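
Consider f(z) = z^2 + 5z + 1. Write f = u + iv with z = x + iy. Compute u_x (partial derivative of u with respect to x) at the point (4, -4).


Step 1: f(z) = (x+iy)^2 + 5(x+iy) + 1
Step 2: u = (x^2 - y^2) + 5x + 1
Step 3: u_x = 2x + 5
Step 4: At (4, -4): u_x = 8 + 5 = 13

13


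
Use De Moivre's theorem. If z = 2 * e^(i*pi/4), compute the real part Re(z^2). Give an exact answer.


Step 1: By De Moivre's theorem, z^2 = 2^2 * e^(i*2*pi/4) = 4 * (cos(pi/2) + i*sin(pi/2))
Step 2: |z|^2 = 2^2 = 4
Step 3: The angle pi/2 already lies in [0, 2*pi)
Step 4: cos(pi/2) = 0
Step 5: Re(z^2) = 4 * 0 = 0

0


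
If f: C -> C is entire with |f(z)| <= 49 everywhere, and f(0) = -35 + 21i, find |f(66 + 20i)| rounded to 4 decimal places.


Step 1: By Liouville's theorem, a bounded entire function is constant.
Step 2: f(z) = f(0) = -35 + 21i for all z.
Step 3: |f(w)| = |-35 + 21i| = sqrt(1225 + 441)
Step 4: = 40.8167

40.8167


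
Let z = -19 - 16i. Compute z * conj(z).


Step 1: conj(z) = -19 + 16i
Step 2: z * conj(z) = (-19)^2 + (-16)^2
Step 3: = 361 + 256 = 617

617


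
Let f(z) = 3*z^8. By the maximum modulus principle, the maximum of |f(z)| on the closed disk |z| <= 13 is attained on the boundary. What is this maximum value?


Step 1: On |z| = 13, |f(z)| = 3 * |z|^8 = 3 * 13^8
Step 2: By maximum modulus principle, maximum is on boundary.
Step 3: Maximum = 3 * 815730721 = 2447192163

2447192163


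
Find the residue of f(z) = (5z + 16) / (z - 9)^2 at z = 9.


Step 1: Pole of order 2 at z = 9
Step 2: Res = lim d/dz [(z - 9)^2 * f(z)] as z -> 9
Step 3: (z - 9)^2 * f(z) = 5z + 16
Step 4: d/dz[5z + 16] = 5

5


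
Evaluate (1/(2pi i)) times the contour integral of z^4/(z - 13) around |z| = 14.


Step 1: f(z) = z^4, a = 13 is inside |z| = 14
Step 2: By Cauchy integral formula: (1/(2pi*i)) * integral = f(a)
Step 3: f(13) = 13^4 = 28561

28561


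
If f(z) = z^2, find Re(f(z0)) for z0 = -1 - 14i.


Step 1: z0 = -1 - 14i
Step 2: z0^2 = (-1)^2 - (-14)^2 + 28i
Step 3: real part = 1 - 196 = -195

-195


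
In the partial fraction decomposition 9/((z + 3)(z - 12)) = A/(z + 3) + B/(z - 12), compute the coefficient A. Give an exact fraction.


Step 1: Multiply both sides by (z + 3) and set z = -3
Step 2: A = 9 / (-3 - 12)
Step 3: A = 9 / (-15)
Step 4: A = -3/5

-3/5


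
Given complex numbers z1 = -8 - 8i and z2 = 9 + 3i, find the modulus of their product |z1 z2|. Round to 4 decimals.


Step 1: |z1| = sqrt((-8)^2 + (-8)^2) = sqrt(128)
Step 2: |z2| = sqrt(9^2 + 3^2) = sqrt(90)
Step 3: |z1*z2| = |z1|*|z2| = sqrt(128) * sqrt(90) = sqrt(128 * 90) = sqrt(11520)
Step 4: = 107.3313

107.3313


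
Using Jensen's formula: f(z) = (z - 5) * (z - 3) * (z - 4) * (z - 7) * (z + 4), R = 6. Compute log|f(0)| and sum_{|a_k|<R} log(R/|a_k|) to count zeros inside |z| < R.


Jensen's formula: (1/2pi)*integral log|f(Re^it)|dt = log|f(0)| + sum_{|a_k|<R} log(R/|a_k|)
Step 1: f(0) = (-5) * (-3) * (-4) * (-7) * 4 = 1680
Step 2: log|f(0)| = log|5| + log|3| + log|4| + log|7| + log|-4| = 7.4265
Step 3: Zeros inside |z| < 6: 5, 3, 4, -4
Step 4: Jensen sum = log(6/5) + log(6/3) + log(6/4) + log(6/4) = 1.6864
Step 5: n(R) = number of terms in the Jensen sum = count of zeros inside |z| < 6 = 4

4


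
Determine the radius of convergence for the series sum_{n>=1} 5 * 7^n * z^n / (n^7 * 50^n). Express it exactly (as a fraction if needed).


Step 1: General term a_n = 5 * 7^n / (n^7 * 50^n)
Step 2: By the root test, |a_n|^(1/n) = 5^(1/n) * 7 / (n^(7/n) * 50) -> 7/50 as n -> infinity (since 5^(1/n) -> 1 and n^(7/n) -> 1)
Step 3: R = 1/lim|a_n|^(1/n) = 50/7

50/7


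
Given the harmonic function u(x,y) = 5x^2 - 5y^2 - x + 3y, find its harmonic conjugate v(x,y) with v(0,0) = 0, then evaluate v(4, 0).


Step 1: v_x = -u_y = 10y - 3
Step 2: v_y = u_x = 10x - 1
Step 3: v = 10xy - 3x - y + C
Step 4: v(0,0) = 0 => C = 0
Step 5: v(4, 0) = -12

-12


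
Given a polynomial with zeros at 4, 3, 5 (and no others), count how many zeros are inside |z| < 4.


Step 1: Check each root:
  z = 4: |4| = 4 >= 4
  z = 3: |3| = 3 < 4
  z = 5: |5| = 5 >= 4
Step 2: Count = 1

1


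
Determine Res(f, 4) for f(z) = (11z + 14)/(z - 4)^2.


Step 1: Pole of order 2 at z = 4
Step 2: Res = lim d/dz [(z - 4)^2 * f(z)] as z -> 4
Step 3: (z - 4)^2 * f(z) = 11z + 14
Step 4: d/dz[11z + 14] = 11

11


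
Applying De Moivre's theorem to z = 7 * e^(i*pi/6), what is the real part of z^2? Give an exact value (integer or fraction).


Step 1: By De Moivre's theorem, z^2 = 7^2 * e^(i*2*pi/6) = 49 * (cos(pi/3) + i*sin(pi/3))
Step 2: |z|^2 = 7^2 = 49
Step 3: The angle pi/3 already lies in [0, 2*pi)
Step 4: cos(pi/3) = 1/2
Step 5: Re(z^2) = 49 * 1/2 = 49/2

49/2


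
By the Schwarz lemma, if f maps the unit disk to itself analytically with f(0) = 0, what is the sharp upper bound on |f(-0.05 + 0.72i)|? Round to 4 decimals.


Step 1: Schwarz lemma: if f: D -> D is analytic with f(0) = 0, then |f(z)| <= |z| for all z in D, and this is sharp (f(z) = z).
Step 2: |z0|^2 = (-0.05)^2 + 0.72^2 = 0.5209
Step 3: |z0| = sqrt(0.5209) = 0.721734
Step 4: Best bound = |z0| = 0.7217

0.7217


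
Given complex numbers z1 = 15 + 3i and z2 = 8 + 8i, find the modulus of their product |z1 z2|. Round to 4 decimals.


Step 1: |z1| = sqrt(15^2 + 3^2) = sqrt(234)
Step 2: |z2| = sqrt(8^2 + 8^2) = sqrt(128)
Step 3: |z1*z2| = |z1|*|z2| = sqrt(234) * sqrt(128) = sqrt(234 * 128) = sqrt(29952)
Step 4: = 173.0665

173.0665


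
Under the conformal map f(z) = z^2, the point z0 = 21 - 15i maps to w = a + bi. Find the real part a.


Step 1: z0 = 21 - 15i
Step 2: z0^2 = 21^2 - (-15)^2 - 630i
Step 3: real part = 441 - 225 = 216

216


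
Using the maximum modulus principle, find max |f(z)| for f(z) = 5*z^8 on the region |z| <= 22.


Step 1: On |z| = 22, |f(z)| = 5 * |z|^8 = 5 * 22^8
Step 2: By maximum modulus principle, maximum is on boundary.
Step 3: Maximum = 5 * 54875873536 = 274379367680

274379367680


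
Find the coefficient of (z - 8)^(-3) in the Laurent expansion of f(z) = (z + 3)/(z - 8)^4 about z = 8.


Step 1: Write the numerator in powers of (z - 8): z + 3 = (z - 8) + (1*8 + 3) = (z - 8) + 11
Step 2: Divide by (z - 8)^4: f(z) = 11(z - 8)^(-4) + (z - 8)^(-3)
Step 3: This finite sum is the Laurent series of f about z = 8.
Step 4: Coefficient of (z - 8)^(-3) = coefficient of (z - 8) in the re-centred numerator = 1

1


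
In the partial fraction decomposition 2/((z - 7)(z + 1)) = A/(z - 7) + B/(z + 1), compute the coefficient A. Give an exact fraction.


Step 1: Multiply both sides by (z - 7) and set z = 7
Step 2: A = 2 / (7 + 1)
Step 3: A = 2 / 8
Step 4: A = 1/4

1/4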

★ ★ ★ ★ ★ ★ ★

→ What you are asked to do: Your answer must be the line with "In the partial fraction decomposition 2/((z" and all lines after it through the final line of the entries, copied exactly and with nothing added.

→ Expected answer:
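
In the partial fraction decomposition 2/((z - 7)(z + 1)) = A/(z - 7) + B/(z + 1), compute the coefficient A. Give an exact fraction.


Step 1: Multiply both sides by (z - 7) and set z = 7
Step 2: A = 2 / (7 + 1)
Step 3: A = 2 / 8
Step 4: A = 1/4

1/4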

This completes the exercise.